> Requirement:
Line by line, set down the records exactly as they appear below.

> Dataset records:
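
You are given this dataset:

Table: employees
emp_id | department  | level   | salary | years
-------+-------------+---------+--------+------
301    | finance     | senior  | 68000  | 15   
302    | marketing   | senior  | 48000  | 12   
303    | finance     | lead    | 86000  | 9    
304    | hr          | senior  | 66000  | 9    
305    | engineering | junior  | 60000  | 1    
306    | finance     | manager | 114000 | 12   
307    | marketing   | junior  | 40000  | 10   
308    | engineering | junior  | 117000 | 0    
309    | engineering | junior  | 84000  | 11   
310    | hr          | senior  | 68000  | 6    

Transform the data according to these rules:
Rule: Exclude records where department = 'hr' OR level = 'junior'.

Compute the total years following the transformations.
48

Step 1: Find records where department = 'hr' OR level = 'junior'
Step 2: 6 records match, summing to 37
Step 3: Original sum: 85
Step 4: Remaining sum = 85 - 37 = 48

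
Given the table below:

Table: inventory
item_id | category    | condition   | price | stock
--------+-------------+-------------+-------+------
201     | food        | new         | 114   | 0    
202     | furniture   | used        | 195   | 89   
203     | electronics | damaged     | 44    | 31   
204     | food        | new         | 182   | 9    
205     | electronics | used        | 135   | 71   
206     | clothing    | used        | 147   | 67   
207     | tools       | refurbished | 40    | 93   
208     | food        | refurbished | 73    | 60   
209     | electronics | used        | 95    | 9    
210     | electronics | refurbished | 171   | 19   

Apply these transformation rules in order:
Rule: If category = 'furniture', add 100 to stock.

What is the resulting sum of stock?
548

Step 1: Count records where category = 'furniture': 1
Step 2: Total bonus added: 1 × 100 = 100
Step 3: Original sum of stock: 448
Step 4: Final sum = 448 + 100 = 548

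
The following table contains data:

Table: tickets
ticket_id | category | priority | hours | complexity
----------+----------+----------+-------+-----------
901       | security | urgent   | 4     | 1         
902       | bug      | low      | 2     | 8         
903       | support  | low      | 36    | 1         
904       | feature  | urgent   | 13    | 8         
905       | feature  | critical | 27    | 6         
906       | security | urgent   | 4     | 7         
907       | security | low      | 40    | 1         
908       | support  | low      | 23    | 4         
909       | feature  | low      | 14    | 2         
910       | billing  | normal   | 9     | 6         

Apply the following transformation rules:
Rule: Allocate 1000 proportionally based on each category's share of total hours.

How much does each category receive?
billing: 52.33, bug: 11.63, feature: 313.95, security: 279.07, support: 343.02

Step 1: Calculate total hours = 172
Step 2: Calculate each category's proportion:
  billing: 9/172 = 5.23% → 52.33
  bug: 2/172 = 1.16% → 11.63
  feature: 54/172 = 31.40% → 313.95
  security: 48/172 = 27.91% → 279.07
  support: 59/172 = 34.30% → 343.02
Step 3: Verify: sum of allocations ≈ 1000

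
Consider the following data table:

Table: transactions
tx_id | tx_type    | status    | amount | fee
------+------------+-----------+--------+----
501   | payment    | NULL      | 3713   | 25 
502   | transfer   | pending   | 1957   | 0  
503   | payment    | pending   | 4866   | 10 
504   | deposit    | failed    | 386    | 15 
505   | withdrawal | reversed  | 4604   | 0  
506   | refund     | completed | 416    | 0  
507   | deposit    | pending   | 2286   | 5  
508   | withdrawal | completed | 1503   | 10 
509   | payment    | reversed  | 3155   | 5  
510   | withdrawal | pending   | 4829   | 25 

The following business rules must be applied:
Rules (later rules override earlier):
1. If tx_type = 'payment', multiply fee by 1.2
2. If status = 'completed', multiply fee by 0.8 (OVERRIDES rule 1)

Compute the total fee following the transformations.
101.0

Step 1: Rule 2 takes priority for records with status = 'completed'
  - 2 records: 10 × 0.8 = 8.0
Step 2: Rule 1 applies to remaining records with tx_type = 'payment'
  - 3 records: 40 × 1.2 = 48.0
Step 3: Other records unchanged: 45
Step 4: Final sum = 8.0 + 48.0 + 45 = 101.0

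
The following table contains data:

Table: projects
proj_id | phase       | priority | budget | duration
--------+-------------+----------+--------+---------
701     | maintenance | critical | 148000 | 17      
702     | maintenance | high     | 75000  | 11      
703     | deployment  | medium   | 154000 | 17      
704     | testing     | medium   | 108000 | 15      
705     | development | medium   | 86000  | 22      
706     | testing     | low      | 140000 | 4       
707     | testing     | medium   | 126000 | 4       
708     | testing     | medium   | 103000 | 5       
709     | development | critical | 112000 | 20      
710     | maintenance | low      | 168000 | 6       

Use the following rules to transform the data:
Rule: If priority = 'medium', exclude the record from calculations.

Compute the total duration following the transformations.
58

Step 1: Identify records where priority = 'medium'
Step 2: The excluded records sum to 63
Step 3: Original total duration = 121
Step 4: Remaining total = 121 - 63 = 58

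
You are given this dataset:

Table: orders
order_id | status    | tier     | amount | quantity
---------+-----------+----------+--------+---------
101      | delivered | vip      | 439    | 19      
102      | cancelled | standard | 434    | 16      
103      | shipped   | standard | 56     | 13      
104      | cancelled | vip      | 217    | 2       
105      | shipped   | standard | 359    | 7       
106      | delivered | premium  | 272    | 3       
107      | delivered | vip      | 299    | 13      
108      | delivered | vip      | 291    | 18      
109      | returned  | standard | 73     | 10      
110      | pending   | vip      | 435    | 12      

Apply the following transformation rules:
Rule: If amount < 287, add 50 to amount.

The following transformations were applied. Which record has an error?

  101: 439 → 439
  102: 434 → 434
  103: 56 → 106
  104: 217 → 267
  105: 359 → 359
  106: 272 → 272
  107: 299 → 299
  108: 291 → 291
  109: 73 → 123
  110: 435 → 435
Record 106 has an error. The correct transformed value should be 322, not 272.

Step 1: Check each record against the rule
Step 2: Record 106 has amount = 272
Step 3: Since 272 < 287, the bonus should have been applied
Step 4: Correct value = 322, but claimed value = 272
Conclusion: Record 106 has the error.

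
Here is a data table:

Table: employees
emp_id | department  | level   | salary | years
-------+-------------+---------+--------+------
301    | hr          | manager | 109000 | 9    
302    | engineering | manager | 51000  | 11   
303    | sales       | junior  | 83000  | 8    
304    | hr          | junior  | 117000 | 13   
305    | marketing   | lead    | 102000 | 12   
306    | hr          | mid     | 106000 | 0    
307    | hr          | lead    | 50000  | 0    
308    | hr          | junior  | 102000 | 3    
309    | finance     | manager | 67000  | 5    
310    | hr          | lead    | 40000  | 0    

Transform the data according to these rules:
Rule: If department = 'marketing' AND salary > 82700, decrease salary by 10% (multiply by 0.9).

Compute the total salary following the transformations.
816800.0

Step 1: Find records where department = 'marketing' AND salary > 82700
Step 2: 1 records match, summing to 102000
Step 3: After multiplier: 102000 × 0.9 = 91800.0
Step 4: Unaffected records sum: 725000
Step 5: Final sum = 91800.0 + 725000 = 816800.0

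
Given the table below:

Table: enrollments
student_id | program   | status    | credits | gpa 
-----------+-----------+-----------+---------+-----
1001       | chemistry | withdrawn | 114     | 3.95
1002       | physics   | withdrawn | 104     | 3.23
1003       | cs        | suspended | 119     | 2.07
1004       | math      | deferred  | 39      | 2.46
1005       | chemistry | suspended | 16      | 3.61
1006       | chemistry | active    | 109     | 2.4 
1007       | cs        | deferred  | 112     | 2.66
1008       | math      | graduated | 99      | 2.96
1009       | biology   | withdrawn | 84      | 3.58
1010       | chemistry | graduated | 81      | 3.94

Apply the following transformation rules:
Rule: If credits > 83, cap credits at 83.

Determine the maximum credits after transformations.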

> Solution to this task:
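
You are given this dataset:

Table: employees
emp_id | department  | level   | salary | years
-------+-------------+---------+--------+------
301    | finance     | senior  | 68000  | 15   
302    | marketing   | senior  | 48000  | 12   
303    | finance     | lead    | 86000  | 9    
304    | hr          | senior  | 66000  | 9    
305    | engineering | junior  | 60000  | 1    
306    | finance     | manager | 114000 | 12   
307    | marketing   | junior  | 40000  | 10   
308    | engineering | junior  | 117000 | 0    
309    | engineering | junior  | 84000  | 11   
310    | hr          | senior  | 68000  | 6    

Transform the data according to these rules:
Rule: Exclude records where department = 'hr' OR level = 'junior'.

Compute the total years following the transformations.
48

Step 1: Find records where department = 'hr' OR level = 'junior'
Step 2: 6 records match, summing to 37
Step 3: Original sum: 85
Step 4: Remaining sum = 85 - 37 = 48

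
Given the table below:

Table: inventory
item_id | category    | condition   | price | stock
--------+-------------+-------------+-------+------
201     | food        | new         | 114   | 0    
202     | furniture   | used        | 195   | 89   
203     | electronics | damaged     | 44    | 31   
204     | food        | new         | 182   | 9    
205     | electronics | used        | 135   | 71   
206     | clothing    | used        | 147   | 67   
207     | tools       | refurbished | 40    | 93   
208     | food        | refurbished | 73    | 60   
209     | electronics | used        | 95    | 9    
210     | electronics | refurbished | 171   | 19   

Apply these transformation rules in order:
Rule: If category = 'furniture', add 100 to stock.

What is the resulting sum of stock?
548

Step 1: Count records where category = 'furniture': 1
Step 2: Total bonus added: 1 × 100 = 100
Step 3: Original sum of stock: 448
Step 4: Final sum = 448 + 100 = 548

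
The following table contains data:

Table: tickets
ticket_id | category | priority | hours | complexity
----------+----------+----------+-------+-----------
901       | security | urgent   | 4     | 1         
902       | bug      | low      | 2     | 8         
903       | support  | low      | 36    | 1         
904       | feature  | urgent   | 13    | 8         
905       | feature  | critical | 27    | 6         
906       | security | urgent   | 4     | 7         
907       | security | low      | 40    | 1         
908       | support  | low      | 23    | 4         
909       | feature  | low      | 14    | 2         
910       | billing  | normal   | 9     | 6         

Apply the following transformation rules:
Rule: Allocate 1000 proportionally based on each category's share of total hours.

How much does each category receive?
billing: 52.33, bug: 11.63, feature: 313.95, security: 279.07, support: 343.02

Step 1: Calculate total hours = 172
Step 2: Calculate each category's proportion:
  billing: 9/172 = 5.23% → 52.33
  bug: 2/172 = 1.16% → 11.63
  feature: 54/172 = 31.40% → 313.95
  security: 48/172 = 27.91% → 279.07
  support: 59/172 = 34.30% → 343.02
Step 3: Verify: sum of allocations ≈ 1000

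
Consider the following data table:

Table: transactions
tx_id | tx_type    | status    | amount | fee
------+------------+-----------+--------+----
501   | payment    | NULL      | 3713   | 25 
502   | transfer   | pending   | 1957   | 0  
503   | payment    | pending   | 4866   | 10 
504   | deposit    | failed    | 386    | 15 
505   | withdrawal | reversed  | 4604   | 0  
506   | refund     | completed | 416    | 0  
507   | deposit    | pending   | 2286   | 5  
508   | withdrawal | completed | 1503   | 10 
509   | payment    | reversed  | 3155   | 5  
510   | withdrawal | pending   | 4829   | 25 

The following business rules must be applied:
Rules (later rules override earlier):
1. If tx_type = 'payment', multiply fee by 1.2
2. If status = 'completed', multiply fee by 0.8 (OVERRIDES rule 1)

Compute the total fee following the transformations.
101.0

Step 1: Rule 2 takes priority for records with status = 'completed'
  - 2 records: 10 × 0.8 = 8.0
Step 2: Rule 1 applies to remaining records with tx_type = 'payment'
  - 3 records: 40 × 1.2 = 48.0
Step 3: Other records unchanged: 45
Step 4: Final sum = 8.0 + 48.0 + 45 = 101.0

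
The following table contains data:

Table: projects
proj_id | phase       | priority | budget | duration
--------+-------------+----------+--------+---------
701     | maintenance | critical | 148000 | 17      
702     | maintenance | high     | 75000  | 11      
703     | deployment  | medium   | 154000 | 17      
704     | testing     | medium   | 108000 | 15      
705     | development | medium   | 86000  | 22      
706     | testing     | low      | 140000 | 4       
707     | testing     | medium   | 126000 | 4       
708     | testing     | medium   | 103000 | 5       
709     | development | critical | 112000 | 20      
710     | maintenance | low      | 168000 | 6       

Use the following rules to transform the data:
Rule: If priority = 'medium', exclude the record from calculations.

Compute the total duration following the transformations.
58

Step 1: Identify records where priority = 'medium'
Step 2: The excluded records sum to 63
Step 3: Original total duration = 121
Step 4: Remaining total = 121 - 63 = 58

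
You are given this dataset:

Table: orders
order_id | status    | tier     | amount | quantity
---------+-----------+----------+--------+---------
101      | delivered | vip      | 439    | 19      
102      | cancelled | standard | 434    | 16      
103      | shipped   | standard | 56     | 13      
104      | cancelled | vip      | 217    | 2       
105      | shipped   | standard | 359    | 7       
106      | delivered | premium  | 272    | 3       
107      | delivered | vip      | 299    | 13      
108      | delivered | vip      | 291    | 18      
109      | returned  | standard | 73     | 10      
110      | pending   | vip      | 435    | 12      

Apply the following transformation rules:
Rule: If amount < 287, add 50 to amount.

The following transformations were applied. Which record has an error?

  101: 439 → 439
  102: 434 → 434
  103: 56 → 106
  104: 217 → 267
  105: 359 → 359
  106: 272 → 272
  107: 299 → 299
  108: 291 → 291
  109: 73 → 123
  110: 435 → 435
Record 106 has an error. The correct transformed value should be 322, not 272.

Step 1: Check each record against the rule
Step 2: Record 106 has amount = 272
Step 3: Since 272 < 287, the bonus should have been applied
Step 4: Correct value = 322, but claimed value = 272
Conclusion: Record 106 has the error.

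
Here is a data table:

Table: employees
emp_id | department  | level   | salary | years
-------+-------------+---------+--------+------
301    | hr          | manager | 109000 | 9    
302    | engineering | manager | 51000  | 11   
303    | sales       | junior  | 83000  | 8    
304    | hr          | junior  | 117000 | 13   
305    | marketing   | lead    | 102000 | 12   
306    | hr          | mid     | 106000 | 0    
307    | hr          | lead    | 50000  | 0    
308    | hr          | junior  | 102000 | 3    
309    | finance     | manager | 67000  | 5    
310    | hr          | lead    | 40000  | 0    

Transform the data according to these rules:
Rule: If department = 'marketing' AND salary > 82700, decrease salary by 10% (multiply by 0.9).

Compute the total salary following the transformations.
816800.0

Step 1: Find records where department = 'marketing' AND salary > 82700
Step 2: 1 records match, summing to 102000
Step 3: After multiplier: 102000 × 0.9 = 91800.0
Step 4: Unaffected records sum: 725000
Step 5: Final sum = 91800.0 + 725000 = 816800.0

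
Given the table below:

Table: enrollments
student_id | program   | status    | credits | gpa 
-----------+-----------+-----------+---------+-----
1001       | chemistry | withdrawn | 114     | 3.95
1002       | physics   | withdrawn | 104     | 3.23
1003       | cs        | suspended | 119     | 2.07
1004       | math      | deferred  | 39      | 2.46
1005       | chemistry | suspended | 16      | 3.61
1006       | chemistry | active    | 109     | 2.4 
1007       | cs        | deferred  | 112     | 2.66
1008       | math      | graduated | 99      | 2.96
1009       | biology   | withdrawn | 84      | 3.58
1010       | chemistry | graduated | 81      | 3.94

Apply the following transformation rules:
Rule: If credits > 83, cap credits at 83.

Determine the maximum credits after transformations.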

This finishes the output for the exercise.